— Information supplied —
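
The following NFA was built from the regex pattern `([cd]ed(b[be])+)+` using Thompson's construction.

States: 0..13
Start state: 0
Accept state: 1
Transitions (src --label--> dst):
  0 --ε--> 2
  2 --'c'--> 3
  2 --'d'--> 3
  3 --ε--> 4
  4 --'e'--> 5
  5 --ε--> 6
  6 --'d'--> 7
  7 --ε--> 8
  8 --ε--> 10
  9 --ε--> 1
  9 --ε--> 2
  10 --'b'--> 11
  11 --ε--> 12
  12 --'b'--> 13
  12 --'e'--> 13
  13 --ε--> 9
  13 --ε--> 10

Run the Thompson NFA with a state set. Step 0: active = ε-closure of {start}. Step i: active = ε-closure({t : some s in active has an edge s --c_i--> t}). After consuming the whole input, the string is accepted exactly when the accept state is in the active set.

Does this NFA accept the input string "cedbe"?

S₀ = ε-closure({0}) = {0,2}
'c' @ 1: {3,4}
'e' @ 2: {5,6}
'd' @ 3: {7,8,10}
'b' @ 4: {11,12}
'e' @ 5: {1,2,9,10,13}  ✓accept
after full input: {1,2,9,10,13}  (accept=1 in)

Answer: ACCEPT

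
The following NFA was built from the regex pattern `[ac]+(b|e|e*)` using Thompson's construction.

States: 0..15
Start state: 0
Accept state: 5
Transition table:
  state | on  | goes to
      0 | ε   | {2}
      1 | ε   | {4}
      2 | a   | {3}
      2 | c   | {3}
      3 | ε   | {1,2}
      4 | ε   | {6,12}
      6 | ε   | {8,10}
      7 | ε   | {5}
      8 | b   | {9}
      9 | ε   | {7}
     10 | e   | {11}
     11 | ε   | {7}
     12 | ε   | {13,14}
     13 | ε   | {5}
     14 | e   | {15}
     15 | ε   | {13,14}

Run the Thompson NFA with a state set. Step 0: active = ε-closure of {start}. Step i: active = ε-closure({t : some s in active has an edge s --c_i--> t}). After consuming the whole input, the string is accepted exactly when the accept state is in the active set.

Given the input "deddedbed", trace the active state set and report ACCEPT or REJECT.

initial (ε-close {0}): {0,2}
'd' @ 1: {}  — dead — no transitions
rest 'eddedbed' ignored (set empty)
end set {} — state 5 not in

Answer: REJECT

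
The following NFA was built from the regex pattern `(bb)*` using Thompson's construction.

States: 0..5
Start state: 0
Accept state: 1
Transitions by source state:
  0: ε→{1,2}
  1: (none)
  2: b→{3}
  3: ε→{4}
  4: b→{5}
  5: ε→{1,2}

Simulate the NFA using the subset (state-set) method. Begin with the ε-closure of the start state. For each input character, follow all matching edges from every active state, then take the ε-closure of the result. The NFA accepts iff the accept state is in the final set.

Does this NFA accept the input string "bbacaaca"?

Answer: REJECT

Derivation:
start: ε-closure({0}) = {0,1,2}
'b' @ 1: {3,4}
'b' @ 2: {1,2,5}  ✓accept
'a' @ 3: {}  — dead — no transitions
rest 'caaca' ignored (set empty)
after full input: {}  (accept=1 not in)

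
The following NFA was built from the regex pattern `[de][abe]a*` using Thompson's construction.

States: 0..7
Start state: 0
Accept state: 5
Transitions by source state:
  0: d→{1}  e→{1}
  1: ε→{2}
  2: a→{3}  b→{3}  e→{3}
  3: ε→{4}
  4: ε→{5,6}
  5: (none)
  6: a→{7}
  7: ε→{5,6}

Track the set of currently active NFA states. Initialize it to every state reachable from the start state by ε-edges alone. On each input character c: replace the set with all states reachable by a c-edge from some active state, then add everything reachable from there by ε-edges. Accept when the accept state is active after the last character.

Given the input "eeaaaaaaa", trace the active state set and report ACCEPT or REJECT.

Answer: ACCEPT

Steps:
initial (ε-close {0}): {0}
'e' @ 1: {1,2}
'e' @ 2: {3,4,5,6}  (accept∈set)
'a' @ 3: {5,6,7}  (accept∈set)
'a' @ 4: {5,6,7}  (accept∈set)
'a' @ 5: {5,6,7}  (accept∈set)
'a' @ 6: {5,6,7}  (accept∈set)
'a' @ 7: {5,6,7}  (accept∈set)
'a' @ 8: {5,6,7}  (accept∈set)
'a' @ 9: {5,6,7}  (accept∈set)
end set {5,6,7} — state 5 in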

==

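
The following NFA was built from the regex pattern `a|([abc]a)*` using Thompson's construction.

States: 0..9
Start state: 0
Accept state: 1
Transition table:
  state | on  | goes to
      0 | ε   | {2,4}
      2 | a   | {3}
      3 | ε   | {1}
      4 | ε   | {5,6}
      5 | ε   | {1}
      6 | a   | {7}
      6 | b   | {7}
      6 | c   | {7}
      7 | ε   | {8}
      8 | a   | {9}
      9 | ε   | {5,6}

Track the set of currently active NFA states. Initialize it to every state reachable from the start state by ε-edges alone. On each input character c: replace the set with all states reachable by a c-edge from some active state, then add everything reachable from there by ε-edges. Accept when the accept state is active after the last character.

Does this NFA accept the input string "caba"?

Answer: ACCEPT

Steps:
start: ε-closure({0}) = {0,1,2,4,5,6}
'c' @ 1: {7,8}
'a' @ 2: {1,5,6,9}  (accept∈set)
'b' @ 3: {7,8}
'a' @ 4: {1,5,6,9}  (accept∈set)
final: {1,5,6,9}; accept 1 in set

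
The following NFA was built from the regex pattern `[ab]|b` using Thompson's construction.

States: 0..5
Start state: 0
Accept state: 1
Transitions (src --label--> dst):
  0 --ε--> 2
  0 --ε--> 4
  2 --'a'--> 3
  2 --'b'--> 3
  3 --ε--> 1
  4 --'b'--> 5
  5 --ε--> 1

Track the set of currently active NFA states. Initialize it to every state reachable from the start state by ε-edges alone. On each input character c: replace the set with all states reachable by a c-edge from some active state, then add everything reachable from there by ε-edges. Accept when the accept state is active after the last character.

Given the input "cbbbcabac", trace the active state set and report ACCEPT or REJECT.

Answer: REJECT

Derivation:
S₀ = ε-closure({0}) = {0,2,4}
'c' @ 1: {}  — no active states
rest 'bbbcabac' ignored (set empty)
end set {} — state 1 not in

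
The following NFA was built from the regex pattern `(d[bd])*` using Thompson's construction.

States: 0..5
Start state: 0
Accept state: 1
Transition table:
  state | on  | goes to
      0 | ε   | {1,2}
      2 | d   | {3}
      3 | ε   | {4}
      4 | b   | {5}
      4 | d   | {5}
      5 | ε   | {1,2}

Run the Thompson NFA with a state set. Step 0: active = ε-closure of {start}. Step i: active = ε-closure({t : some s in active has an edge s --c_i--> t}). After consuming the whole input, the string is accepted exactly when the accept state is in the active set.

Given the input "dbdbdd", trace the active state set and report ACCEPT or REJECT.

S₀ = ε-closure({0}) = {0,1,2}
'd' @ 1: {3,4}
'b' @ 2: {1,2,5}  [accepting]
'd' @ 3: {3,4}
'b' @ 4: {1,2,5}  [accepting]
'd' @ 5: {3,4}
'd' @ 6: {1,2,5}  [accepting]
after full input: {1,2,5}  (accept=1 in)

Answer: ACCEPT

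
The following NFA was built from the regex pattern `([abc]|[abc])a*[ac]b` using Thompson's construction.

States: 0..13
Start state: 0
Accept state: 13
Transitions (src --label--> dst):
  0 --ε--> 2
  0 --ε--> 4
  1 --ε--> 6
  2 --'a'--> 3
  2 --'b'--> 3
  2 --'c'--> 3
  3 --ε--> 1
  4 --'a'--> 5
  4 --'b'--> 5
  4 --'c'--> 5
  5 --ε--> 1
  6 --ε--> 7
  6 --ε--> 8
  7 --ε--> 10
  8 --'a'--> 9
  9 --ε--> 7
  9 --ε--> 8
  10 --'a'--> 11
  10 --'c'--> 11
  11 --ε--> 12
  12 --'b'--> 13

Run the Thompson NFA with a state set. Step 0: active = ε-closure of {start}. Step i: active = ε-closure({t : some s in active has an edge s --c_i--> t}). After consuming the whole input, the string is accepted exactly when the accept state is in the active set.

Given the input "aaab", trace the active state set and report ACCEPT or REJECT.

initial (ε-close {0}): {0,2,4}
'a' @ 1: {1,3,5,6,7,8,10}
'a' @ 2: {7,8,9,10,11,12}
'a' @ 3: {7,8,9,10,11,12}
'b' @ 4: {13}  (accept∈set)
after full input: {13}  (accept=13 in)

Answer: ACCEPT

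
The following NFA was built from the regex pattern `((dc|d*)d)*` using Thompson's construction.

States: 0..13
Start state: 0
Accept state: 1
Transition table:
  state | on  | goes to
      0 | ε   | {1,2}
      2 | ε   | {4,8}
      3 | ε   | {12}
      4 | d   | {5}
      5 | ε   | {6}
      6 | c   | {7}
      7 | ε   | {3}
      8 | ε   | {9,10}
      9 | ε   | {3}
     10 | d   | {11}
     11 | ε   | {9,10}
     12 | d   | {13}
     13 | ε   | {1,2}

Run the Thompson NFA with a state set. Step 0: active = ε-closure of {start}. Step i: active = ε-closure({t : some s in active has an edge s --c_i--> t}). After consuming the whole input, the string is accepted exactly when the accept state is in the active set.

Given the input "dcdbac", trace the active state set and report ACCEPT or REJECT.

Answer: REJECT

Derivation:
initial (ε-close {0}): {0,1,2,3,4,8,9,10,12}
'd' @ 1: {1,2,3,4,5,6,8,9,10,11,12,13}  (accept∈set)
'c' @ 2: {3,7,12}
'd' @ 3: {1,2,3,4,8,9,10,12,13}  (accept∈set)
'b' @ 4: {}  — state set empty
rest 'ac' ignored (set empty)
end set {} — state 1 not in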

— Aim of the exercise —
Find the string "pattern" in the data. Report each line it appears in.

— The completed task —
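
The following NFA was built from the regex pattern `([cd]ed(b[be])+)+` using Thompson's construction.
The following NFA was built from the regex pattern `[ac]+(b|e|e*)` using Thompson's construction.
The following NFA was built from the regex pattern `(bb)*` using Thompson's construction.
The following NFA was built from the regex pattern `[de][abe]a*` using Thompson's construction.
The following NFA was built from the regex pattern `a|([abc]a)*` using Thompson's construction.
The following NFA was built from the regex pattern `[ab]|b` using Thompson's construction.
The following NFA was built from the regex pattern `(d[bd])*` using Thompson's construction.
The following NFA was built from the regex pattern `([abc]|[abc])a*[ac]b` using Thompson's construction.
The following NFA was built from the regex pattern `((dc|d*)d)*` using Thompson's construction.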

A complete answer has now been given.